= EXERCISE =
From the line with "A kitchen is" through the line with "- The braise", inclusive, return each line of the data below exactly and leave the rest out.

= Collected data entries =
○ ○ ○ ○

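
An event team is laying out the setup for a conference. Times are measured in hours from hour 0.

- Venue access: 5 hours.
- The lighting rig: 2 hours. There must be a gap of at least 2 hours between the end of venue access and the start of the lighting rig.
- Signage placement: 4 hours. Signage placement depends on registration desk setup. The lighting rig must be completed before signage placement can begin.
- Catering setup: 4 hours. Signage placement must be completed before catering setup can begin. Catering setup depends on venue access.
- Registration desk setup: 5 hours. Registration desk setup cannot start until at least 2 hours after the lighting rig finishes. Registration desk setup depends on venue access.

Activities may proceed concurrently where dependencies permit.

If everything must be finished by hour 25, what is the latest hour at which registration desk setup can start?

12

To finish by hour 25, catering setup (duration 4) must start no later than hour 21.
Since catering setup (must start by hour 21) depends on it, signage placement must finish by hour 21. Backing off its 4-hour duration gives a latest start of hour 17.
Registration desk setup must finish before signage placement (must start by hour 17). With a 5-hour duration, registration desk setup must start by 17 − 5 = hour 12.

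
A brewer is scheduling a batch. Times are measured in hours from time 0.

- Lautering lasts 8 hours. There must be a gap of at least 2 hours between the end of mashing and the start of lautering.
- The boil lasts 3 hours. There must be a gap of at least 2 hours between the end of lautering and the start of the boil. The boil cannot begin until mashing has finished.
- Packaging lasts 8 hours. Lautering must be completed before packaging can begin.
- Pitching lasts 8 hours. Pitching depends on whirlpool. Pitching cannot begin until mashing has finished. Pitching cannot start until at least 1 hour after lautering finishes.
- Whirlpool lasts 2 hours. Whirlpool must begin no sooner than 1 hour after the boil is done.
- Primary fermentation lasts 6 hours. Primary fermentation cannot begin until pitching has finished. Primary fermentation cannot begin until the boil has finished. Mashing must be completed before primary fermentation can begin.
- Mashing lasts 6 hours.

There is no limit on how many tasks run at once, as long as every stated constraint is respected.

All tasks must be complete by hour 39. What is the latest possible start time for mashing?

Primary fermentation has no dependents, so it just needs to finish by hour 39. Starting by 39 − 6 = hour 33 achieves that.
Since primary fermentation (must start by hour 33) depends on it, pitching must finish by hour 33. Backing off its 8-hour duration gives a latest start of hour 25.
Whirlpool must finish before pitching (must start by hour 25). With a 2-hour duration, whirlpool must start by 25 − 2 = hour 23.
The boil feeds whirlpool (must start by hour 23, minus 1-hour gap → hour 22); primary fermentation (must start by hour 33). Taking the minimum, the boil must finish by hour 22 and start by 22 − 3 = hour 19.
Packaging must finish by hour 39; it takes 8 hours, so it must start by 39 − 8 = hour 31.
Lautering must finish in time for the boil (must start by hour 19, minus 2-hour gap → hour 17); pitching (must start by hour 25, minus 1-hour gap → hour 24); packaging (must start by hour 31). The tightest is hour 17, so lautering must start by 17 − 8 = hour 9.
Mashing feeds lautering (must start by hour 9, minus 2-hour gap → hour 7); the boil (must start by hour 19); pitching (must start by hour 25); primary fermentation (must start by hour 33). Taking the minimum, mashing must finish by hour 7 and start by 7 − 6 = hour 1.

1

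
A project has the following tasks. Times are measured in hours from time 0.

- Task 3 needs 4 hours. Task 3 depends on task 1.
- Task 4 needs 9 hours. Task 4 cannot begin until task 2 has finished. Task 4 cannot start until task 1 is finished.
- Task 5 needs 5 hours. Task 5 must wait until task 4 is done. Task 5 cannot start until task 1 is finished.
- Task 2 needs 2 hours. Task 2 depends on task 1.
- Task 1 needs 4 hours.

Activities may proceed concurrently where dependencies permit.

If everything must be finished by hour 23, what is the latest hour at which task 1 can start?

Task 5 must finish by hour 23; it takes 5 hours, so it must start by 23 − 5 = hour 18.
Task 4 has to be done before task 5 (must start by hour 18). That means finishing by hour 18, i.e. starting by 18 − 9 = hour 9.
Task 2 has to be done before task 4 (must start by hour 9). That means finishing by hour 9, i.e. starting by 9 − 2 = hour 7.
Task 3 must finish by hour 23; it takes 4 hours, so it must start by 23 − 4 = hour 19.
Task 1 feeds task 2 (must start by hour 7); task 3 (must start by hour 19); task 4 (must start by hour 9); task 5 (must start by hour 18). Taking the minimum, task 1 must finish by hour 7 and start by 7 − 4 = hour 3.

3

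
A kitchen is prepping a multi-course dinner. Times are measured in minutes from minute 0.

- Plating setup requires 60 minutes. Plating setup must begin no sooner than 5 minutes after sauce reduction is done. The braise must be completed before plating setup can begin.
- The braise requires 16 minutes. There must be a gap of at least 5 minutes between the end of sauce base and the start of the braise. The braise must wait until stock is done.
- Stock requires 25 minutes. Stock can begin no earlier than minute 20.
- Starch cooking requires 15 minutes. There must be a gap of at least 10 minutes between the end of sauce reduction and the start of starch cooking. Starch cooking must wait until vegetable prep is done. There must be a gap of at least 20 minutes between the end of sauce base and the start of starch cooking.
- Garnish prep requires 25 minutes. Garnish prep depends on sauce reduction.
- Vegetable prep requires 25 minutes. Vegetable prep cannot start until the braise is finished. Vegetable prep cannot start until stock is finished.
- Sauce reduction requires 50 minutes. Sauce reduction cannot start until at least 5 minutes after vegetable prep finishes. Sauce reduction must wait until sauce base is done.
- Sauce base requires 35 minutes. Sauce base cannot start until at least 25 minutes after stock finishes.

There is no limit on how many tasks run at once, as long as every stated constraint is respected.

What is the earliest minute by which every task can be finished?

Stock cannot begin until its own release at minute 20. It runs from minute 20 to 20 + 25 = minute 45.
After stock (finishes minute 45, plus 25-minute gap → minute 70), sauce base can start at minute 70 and finishes at minute 105.
The braise needs all of sauce base (finishes minute 105, plus 5-minute gap → minute 110); stock (finishes minute 45). That puts its earliest start at minute 110; it finishes at 110 + 16 = minute 126.
Vegetable prep has to wait for the braise (finishes minute 126); stock (finishes minute 45). The latest of these is minute 126, so vegetable prep runs minute 126 to 126 + 25 = minute 151.
Sauce reduction cannot start until vegetable prep (finishes minute 151, plus 5-minute gap → minute 156); sauce base (finishes minute 105). The controlling bound is minute 156, so sauce reduction finishes at 156 + 50 = minute 206.
Garnish prep cannot begin until sauce reduction (finishes minute 206). It runs from minute 206 to 206 + 25 = minute 231.
Plating setup has to wait for sauce reduction (finishes minute 206, plus 5-minute gap → minute 211); the braise (finishes minute 126). The latest of these is minute 211, so plating setup runs minute 211 to 211 + 60 = minute 271.
Starch cooking has to wait for sauce reduction (finishes minute 206, plus 10-minute gap → minute 216); vegetable prep (finishes minute 151); sauce base (finishes minute 105, plus 20-minute gap → minute 125). The latest of these is minute 216, so starch cooking runs minute 216 to 216 + 15 = minute 231.
All tasks are finished once the last one completes. Finish times: Stock at 45, Sauce base at 105, The braise at 126, Vegetable prep at 151, Sauce reduction at 206, Starch cooking at 231, Plating setup at 271, Garnish prep at 231. The latest is minute 271.

271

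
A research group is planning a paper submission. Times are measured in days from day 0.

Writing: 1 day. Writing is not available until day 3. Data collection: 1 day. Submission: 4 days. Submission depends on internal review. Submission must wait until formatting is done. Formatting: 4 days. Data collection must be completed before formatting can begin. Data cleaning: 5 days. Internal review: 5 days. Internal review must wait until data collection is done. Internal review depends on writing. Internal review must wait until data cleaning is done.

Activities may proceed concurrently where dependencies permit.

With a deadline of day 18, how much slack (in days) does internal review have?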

○ ○ ○ ○

= THE ANSWER =
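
A kitchen is prepping a multi-course dinner. Times are measured in minutes from minute 0.

- Plating setup requires 60 minutes. Plating setup must begin no sooner than 5 minutes after sauce reduction is done. The braise must be completed before plating setup can begin.
- The braise requires 16 minutes. There must be a gap of at least 5 minutes between the end of sauce base and the start of the braise. The braise must wait until stock is done.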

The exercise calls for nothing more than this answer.